- Description of the task -
Beginning with the line below that contains "Combine the ISO 9223 dose-response first-year rate for copper" and ending with the line that contains "SO₂ deposition Pd ..... 121.0 mg·m⁻²·d⁻¹", copy every line exactly. Copy nothing else.

>>>

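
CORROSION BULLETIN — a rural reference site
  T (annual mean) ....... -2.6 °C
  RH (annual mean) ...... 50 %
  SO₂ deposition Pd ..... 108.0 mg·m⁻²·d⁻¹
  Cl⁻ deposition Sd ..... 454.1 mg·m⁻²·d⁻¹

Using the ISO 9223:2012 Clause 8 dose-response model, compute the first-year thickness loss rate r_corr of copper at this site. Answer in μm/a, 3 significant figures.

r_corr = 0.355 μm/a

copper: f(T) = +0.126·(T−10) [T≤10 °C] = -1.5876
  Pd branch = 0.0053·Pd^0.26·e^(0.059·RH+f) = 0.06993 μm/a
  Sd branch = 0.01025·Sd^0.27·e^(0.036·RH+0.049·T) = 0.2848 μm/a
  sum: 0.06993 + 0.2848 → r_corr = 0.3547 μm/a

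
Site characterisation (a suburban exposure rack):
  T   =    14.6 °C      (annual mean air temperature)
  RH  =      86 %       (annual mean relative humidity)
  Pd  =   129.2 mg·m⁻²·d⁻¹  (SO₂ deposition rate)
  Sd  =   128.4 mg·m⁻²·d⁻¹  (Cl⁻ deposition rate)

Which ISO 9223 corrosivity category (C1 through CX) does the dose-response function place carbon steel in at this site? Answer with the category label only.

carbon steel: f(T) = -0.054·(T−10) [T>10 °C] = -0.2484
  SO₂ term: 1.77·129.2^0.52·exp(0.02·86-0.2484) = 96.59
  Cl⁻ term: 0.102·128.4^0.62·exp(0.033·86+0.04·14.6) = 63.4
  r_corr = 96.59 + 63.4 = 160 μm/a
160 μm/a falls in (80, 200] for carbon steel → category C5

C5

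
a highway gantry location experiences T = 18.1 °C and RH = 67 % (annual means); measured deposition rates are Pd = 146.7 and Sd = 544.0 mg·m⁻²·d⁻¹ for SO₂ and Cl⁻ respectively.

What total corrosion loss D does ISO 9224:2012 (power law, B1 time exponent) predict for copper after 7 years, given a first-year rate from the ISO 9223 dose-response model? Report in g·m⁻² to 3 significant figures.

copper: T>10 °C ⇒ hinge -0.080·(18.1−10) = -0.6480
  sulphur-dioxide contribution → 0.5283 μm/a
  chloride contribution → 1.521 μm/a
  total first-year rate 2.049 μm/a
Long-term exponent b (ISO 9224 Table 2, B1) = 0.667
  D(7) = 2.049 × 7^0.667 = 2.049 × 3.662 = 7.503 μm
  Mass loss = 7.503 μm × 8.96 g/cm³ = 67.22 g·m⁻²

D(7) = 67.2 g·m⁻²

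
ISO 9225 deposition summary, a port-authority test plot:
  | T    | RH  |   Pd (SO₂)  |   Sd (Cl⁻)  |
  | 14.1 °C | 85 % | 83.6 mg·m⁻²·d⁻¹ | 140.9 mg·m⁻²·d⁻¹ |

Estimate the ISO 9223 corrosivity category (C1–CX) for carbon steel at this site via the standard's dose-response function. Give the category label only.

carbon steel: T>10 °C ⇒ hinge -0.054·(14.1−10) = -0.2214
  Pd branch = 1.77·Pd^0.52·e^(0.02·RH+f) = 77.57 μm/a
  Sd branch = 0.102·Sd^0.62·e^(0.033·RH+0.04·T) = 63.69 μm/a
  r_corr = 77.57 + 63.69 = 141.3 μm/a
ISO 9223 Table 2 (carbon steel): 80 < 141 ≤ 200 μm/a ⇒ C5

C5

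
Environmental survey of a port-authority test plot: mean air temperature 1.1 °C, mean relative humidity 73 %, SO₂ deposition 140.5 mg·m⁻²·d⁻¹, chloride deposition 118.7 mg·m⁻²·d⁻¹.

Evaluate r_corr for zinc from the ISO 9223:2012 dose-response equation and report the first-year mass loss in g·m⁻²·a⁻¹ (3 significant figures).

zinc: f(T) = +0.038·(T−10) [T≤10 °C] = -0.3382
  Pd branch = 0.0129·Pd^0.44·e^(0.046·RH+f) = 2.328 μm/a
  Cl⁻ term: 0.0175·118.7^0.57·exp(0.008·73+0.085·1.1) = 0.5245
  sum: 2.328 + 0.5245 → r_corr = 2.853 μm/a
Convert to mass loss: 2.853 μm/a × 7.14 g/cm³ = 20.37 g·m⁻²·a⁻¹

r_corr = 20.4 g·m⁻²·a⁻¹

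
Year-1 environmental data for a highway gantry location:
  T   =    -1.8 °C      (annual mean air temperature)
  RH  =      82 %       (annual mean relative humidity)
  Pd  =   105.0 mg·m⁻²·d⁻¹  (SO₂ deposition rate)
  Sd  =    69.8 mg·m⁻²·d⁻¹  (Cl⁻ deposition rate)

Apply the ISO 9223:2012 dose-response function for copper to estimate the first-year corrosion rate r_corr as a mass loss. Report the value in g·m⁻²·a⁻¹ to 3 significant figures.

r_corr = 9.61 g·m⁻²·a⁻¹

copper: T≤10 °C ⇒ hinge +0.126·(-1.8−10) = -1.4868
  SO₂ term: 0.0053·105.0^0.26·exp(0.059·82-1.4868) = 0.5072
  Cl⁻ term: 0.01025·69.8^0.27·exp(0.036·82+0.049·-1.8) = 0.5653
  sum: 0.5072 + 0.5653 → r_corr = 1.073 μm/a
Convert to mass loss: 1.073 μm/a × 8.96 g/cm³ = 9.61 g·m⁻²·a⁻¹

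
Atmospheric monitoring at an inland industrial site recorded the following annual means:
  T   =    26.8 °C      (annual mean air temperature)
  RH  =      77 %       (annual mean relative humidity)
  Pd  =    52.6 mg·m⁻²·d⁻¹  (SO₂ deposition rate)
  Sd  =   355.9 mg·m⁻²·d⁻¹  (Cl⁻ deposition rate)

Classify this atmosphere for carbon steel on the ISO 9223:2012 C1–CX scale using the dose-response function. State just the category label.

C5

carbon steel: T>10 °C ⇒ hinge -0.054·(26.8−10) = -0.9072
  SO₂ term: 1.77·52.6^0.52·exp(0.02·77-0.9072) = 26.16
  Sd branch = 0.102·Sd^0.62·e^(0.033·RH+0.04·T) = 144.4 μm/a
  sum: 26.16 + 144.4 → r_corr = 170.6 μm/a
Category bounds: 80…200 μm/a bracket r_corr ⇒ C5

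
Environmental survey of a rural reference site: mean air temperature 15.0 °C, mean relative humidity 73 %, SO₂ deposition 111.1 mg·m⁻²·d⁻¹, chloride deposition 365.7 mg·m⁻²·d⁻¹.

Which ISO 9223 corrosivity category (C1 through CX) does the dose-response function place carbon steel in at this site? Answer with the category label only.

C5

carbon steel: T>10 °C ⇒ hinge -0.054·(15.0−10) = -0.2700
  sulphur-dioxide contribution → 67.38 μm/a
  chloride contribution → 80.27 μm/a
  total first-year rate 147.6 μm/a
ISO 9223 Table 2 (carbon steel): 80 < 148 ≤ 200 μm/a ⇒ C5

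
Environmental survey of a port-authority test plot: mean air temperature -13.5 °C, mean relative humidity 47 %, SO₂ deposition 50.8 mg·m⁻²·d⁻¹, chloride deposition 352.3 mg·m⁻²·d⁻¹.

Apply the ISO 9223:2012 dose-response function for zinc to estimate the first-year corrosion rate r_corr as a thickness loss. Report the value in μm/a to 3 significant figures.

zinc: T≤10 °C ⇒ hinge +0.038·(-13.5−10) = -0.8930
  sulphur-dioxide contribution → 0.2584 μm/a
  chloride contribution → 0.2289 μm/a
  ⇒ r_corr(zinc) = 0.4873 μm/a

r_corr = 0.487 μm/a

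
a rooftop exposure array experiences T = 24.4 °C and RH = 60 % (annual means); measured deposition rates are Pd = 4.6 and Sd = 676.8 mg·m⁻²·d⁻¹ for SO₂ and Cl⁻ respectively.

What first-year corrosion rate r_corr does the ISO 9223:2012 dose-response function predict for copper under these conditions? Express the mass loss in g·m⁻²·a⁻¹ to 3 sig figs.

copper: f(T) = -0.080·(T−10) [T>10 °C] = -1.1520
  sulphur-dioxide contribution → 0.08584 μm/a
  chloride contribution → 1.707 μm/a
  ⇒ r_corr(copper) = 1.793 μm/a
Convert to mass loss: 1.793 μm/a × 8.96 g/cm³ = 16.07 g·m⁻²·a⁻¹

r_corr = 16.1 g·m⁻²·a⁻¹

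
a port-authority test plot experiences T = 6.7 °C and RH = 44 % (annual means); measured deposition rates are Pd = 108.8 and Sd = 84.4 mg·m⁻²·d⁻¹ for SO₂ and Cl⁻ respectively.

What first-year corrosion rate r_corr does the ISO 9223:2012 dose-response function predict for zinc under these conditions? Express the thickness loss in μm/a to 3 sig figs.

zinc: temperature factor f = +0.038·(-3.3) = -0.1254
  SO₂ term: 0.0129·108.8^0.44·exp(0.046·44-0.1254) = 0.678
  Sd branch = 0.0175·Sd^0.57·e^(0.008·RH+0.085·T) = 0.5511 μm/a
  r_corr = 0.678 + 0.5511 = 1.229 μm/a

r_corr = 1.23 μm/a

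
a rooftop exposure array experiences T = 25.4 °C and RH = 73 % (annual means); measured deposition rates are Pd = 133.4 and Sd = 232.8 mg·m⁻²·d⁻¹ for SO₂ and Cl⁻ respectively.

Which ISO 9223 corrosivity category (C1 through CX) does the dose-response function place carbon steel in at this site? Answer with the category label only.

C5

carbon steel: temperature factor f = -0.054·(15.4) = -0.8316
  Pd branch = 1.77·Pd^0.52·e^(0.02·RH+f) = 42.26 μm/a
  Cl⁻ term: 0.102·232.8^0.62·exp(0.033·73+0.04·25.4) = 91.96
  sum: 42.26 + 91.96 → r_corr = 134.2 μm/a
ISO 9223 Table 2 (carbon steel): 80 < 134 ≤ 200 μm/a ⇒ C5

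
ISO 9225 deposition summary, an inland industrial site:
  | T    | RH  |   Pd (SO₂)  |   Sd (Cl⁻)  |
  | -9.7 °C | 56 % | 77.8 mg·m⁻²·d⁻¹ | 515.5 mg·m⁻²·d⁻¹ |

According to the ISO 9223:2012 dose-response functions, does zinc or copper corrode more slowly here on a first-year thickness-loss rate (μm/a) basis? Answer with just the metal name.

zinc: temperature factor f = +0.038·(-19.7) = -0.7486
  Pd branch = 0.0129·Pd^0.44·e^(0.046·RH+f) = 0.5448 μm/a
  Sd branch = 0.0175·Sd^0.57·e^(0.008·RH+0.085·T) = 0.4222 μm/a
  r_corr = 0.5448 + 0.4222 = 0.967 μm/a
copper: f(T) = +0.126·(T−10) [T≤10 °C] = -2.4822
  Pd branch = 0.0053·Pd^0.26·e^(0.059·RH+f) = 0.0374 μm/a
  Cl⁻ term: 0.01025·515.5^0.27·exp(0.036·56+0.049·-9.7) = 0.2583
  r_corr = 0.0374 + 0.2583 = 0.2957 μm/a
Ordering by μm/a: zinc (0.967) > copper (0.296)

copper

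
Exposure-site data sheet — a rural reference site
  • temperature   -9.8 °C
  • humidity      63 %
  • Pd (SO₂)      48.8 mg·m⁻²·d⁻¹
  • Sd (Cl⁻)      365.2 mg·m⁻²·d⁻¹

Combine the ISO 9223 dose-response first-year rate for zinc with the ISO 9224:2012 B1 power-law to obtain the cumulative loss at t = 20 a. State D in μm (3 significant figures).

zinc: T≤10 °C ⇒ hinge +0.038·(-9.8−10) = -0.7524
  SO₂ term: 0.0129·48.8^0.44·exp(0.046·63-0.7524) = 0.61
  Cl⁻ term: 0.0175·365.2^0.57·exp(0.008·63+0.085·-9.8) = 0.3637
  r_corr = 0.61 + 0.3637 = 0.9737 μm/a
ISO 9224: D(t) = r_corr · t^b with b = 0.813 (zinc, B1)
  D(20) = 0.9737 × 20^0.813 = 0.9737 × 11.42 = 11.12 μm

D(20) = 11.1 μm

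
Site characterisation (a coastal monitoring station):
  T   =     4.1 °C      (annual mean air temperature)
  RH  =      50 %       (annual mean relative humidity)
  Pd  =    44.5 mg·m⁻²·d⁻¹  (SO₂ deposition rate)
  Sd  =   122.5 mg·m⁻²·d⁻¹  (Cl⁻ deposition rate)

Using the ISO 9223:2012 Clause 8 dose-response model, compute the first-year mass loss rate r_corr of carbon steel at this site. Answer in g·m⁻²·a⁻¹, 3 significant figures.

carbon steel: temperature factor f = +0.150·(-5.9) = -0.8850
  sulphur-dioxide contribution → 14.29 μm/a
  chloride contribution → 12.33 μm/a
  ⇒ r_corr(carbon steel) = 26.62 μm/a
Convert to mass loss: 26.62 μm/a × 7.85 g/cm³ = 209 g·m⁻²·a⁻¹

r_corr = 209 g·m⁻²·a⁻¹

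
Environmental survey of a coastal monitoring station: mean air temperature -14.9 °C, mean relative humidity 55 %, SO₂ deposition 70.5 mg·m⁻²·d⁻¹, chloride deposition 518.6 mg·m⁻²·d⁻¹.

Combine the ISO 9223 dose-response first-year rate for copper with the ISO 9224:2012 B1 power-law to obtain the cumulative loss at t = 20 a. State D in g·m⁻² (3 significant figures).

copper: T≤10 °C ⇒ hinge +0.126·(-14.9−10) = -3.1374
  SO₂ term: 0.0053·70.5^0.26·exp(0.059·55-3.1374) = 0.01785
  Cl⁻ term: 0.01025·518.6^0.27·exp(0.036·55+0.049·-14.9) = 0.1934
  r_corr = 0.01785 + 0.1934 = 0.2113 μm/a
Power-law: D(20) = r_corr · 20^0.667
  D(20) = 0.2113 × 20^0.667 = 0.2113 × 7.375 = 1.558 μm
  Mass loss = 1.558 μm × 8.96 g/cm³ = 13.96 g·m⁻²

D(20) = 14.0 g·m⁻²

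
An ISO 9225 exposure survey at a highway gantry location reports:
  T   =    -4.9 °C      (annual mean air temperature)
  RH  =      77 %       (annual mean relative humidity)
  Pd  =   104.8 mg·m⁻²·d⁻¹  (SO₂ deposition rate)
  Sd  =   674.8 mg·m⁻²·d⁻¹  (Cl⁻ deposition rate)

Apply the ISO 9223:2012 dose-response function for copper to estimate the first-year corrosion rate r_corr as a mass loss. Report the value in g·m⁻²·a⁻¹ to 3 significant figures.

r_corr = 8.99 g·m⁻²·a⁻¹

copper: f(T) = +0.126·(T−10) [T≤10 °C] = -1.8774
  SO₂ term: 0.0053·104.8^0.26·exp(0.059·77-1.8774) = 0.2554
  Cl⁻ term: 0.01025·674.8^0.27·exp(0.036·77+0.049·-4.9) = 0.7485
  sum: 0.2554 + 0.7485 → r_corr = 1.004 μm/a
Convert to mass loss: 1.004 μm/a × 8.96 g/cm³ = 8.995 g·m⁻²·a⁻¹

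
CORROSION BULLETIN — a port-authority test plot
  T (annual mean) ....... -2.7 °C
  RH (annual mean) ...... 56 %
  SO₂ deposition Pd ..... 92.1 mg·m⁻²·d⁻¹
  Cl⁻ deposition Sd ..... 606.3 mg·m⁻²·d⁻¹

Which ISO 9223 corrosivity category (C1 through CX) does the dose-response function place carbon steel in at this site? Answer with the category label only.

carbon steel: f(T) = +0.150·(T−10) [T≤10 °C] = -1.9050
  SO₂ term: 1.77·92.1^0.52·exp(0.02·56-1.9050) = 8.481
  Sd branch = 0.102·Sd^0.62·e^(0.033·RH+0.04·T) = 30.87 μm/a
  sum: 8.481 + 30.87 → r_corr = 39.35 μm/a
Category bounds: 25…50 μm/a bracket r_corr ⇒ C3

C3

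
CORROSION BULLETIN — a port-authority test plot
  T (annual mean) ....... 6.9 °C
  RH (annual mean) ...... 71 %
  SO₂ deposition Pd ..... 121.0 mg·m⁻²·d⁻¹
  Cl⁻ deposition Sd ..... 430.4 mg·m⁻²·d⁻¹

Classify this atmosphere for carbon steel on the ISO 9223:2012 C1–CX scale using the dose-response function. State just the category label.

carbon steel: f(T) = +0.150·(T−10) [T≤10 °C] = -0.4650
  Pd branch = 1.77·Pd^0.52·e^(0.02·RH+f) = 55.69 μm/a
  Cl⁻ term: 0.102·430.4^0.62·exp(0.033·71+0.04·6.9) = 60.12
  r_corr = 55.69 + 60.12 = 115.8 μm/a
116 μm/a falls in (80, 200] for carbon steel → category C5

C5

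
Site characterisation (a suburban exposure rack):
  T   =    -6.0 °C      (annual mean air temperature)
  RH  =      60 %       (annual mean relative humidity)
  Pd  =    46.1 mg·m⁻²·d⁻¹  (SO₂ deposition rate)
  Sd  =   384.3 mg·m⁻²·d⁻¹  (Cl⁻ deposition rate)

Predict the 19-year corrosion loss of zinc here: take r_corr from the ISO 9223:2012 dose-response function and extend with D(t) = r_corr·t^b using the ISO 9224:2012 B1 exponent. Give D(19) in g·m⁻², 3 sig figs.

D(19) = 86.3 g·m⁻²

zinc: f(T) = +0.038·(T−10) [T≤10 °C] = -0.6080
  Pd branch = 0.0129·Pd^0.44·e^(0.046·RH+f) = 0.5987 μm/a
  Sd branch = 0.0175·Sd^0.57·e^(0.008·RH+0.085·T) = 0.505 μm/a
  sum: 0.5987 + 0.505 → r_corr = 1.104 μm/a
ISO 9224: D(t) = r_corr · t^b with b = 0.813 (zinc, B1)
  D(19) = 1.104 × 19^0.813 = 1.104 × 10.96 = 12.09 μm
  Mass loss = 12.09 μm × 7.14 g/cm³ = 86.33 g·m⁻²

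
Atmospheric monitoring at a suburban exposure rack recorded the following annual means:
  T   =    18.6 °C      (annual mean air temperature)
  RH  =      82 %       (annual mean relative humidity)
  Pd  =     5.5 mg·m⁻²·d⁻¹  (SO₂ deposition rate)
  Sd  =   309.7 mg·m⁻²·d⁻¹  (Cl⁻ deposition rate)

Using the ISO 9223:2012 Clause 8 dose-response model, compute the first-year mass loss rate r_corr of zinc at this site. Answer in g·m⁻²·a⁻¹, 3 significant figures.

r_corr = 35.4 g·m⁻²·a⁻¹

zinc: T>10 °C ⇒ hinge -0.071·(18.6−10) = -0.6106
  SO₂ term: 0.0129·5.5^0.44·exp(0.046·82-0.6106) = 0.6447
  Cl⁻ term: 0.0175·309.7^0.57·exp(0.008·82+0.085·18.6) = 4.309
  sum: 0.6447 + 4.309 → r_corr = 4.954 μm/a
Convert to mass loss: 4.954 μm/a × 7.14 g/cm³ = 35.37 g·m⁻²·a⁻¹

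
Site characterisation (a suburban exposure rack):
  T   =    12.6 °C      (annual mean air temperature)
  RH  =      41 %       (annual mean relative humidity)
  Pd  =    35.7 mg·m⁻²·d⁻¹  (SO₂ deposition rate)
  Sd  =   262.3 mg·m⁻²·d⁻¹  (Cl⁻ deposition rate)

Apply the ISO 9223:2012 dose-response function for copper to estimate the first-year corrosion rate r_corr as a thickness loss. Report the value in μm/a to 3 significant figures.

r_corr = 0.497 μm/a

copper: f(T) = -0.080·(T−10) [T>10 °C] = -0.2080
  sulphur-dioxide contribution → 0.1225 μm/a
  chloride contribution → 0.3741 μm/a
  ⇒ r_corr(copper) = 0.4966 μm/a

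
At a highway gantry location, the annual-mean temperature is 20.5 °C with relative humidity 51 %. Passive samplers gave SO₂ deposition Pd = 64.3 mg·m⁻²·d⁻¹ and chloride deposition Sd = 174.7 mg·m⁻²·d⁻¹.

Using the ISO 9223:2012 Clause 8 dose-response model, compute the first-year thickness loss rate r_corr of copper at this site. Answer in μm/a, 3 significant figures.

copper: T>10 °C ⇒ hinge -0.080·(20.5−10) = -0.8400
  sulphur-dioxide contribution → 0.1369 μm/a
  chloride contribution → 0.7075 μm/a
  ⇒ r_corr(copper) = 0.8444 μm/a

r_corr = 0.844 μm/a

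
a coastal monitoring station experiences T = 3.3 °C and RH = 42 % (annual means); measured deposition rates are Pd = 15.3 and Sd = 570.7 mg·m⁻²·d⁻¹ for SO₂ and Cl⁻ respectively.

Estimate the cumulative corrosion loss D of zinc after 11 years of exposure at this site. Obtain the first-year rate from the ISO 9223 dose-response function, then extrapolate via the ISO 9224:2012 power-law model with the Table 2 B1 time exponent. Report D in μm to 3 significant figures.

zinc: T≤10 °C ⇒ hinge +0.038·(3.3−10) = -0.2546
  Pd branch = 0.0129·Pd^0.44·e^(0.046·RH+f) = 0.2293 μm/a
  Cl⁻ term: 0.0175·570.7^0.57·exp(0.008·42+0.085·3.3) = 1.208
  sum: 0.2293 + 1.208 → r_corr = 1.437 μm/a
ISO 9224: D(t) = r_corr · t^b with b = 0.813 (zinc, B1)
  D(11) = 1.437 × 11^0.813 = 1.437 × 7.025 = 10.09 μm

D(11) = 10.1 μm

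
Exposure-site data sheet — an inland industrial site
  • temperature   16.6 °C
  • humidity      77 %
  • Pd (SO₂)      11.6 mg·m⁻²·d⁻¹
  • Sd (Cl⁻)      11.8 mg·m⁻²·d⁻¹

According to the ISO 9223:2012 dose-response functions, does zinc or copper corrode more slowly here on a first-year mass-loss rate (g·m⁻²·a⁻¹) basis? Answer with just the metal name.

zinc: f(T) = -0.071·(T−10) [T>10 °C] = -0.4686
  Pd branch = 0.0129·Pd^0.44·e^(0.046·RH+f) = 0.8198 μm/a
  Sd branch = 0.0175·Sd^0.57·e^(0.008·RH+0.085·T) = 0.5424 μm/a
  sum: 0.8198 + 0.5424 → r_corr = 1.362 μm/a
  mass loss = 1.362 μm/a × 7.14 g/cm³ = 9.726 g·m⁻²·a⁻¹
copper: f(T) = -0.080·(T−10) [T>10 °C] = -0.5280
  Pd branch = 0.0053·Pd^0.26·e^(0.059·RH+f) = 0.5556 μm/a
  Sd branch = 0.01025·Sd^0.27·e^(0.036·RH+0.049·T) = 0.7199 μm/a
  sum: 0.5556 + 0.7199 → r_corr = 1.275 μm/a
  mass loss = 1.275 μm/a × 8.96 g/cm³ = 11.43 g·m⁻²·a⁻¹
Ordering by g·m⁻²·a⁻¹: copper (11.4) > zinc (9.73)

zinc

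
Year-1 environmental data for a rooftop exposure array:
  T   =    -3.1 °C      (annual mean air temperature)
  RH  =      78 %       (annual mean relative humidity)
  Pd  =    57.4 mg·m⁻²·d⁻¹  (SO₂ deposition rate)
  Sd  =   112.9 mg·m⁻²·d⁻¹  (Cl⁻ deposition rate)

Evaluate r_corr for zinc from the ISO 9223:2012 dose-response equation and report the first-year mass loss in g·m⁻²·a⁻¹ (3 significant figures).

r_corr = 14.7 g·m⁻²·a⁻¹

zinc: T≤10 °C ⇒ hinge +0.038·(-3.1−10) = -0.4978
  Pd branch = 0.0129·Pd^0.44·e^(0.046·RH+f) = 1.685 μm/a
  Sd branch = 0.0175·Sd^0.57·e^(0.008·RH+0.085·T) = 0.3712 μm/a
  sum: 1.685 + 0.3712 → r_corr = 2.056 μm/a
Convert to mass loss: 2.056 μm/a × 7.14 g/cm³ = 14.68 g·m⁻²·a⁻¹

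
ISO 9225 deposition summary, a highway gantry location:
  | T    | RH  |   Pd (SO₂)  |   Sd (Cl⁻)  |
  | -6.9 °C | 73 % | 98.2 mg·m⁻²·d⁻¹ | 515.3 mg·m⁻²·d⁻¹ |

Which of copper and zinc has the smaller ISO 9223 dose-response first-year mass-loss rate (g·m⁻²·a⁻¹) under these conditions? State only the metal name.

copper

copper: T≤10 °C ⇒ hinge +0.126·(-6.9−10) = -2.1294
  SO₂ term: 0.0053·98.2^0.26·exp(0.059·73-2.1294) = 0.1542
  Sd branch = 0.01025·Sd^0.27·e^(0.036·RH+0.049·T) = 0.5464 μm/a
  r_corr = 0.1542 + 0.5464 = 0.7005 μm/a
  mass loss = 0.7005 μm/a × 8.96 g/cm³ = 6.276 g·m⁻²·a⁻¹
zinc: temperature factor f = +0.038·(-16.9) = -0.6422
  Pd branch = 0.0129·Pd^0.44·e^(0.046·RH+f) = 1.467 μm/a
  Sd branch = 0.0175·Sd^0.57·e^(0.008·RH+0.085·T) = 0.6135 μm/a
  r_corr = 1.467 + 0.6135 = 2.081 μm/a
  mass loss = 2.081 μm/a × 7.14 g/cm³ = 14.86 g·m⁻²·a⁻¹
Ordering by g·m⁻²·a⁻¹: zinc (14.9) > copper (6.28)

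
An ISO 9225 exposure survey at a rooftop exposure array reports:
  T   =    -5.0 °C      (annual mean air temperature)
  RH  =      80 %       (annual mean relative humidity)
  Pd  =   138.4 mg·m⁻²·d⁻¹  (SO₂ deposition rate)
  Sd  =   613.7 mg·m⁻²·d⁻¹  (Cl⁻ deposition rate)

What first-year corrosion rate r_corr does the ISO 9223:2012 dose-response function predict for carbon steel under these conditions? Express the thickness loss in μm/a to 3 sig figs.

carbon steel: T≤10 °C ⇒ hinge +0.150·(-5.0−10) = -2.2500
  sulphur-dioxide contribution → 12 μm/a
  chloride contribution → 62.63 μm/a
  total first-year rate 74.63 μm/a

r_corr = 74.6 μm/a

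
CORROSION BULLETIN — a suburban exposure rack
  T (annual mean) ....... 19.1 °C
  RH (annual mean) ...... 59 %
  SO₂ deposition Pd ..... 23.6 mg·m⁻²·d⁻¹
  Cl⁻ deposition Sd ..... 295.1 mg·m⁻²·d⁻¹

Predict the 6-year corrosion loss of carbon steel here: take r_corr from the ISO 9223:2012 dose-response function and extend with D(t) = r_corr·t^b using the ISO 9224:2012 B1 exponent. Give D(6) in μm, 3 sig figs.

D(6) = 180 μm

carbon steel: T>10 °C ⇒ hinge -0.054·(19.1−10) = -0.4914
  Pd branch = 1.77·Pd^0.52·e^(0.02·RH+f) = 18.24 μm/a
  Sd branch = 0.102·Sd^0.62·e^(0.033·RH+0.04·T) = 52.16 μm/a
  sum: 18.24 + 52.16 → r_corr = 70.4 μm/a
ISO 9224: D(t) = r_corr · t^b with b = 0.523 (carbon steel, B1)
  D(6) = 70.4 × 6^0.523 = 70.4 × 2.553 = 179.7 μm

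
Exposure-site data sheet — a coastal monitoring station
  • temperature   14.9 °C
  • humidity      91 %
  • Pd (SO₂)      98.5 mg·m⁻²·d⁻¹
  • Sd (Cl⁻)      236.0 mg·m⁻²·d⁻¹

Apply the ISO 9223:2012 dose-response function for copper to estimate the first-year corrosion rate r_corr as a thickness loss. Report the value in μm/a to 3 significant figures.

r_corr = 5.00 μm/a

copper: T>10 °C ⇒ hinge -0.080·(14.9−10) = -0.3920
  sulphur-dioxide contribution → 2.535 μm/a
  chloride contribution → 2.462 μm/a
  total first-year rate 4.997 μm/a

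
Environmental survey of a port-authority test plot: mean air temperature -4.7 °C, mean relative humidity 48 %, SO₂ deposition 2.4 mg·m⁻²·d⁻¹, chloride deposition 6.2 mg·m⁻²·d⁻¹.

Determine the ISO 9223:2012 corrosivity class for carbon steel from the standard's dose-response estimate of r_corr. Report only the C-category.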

<<<

- The answer -
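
Combine the ISO 9223 dose-response first-year rate for copper with the ISO 9224:2012 B1 power-law to obtain the cumulative loss at t = 20 a. State D in g·m⁻² (3 significant figures).

copper: T≤10 °C ⇒ hinge +0.126·(-14.9−10) = -3.1374
  SO₂ term: 0.0053·70.5^0.26·exp(0.059·55-3.1374) = 0.01785
  Cl⁻ term: 0.01025·518.6^0.27·exp(0.036·55+0.049·-14.9) = 0.1934
  r_corr = 0.01785 + 0.1934 = 0.2113 μm/a
Power-law: D(20) = r_corr · 20^0.667
  D(20) = 0.2113 × 20^0.667 = 0.2113 × 7.375 = 1.558 μm
  Mass loss = 1.558 μm × 8.96 g/cm³ = 13.96 g·m⁻²

D(20) = 14.0 g·m⁻²

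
An ISO 9225 exposure survey at a highway gantry location reports:
  T   =    -4.9 °C      (annual mean air temperature)
  RH  =      77 %       (annual mean relative humidity)
  Pd  =   104.8 mg·m⁻²·d⁻¹  (SO₂ deposition rate)
  Sd  =   674.8 mg·m⁻²·d⁻¹  (Cl⁻ deposition rate)

Apply the ISO 9223:2012 dose-response function for copper to estimate the first-year corrosion rate r_corr as a mass loss. Report the value in g·m⁻²·a⁻¹ to 3 significant figures.

r_corr = 8.99 g·m⁻²·a⁻¹

copper: f(T) = +0.126·(T−10) [T≤10 °C] = -1.8774
  SO₂ term: 0.0053·104.8^0.26·exp(0.059·77-1.8774) = 0.2554
  Cl⁻ term: 0.01025·674.8^0.27·exp(0.036·77+0.049·-4.9) = 0.7485
  sum: 0.2554 + 0.7485 → r_corr = 1.004 μm/a
Convert to mass loss: 1.004 μm/a × 8.96 g/cm³ = 8.995 g·m⁻²·a⁻¹

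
CORROSION BULLETIN — a port-authority test plot
  T (annual mean) ....... -2.7 °C
  RH (annual mean) ...... 56 %
  SO₂ deposition Pd ..... 92.1 mg·m⁻²·d⁻¹
  Cl⁻ deposition Sd ..... 606.3 mg·m⁻²·d⁻¹

Which ISO 9223 corrosivity category (C1 through CX) does the dose-response function place carbon steel in at this site? Answer with the category label only.

carbon steel: f(T) = +0.150·(T−10) [T≤10 °C] = -1.9050
  SO₂ term: 1.77·92.1^0.52·exp(0.02·56-1.9050) = 8.481
  Sd branch = 0.102·Sd^0.62·e^(0.033·RH+0.04·T) = 30.87 μm/a
  sum: 8.481 + 30.87 → r_corr = 39.35 μm/a
Category bounds: 25…50 μm/a bracket r_corr ⇒ C3

C3

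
CORROSION BULLETIN — a port-authority test plot
  T (annual mean) ....... 6.9 °C
  RH (annual mean) ...... 71 %
  SO₂ deposition Pd ..... 121.0 mg·m⁻²·d⁻¹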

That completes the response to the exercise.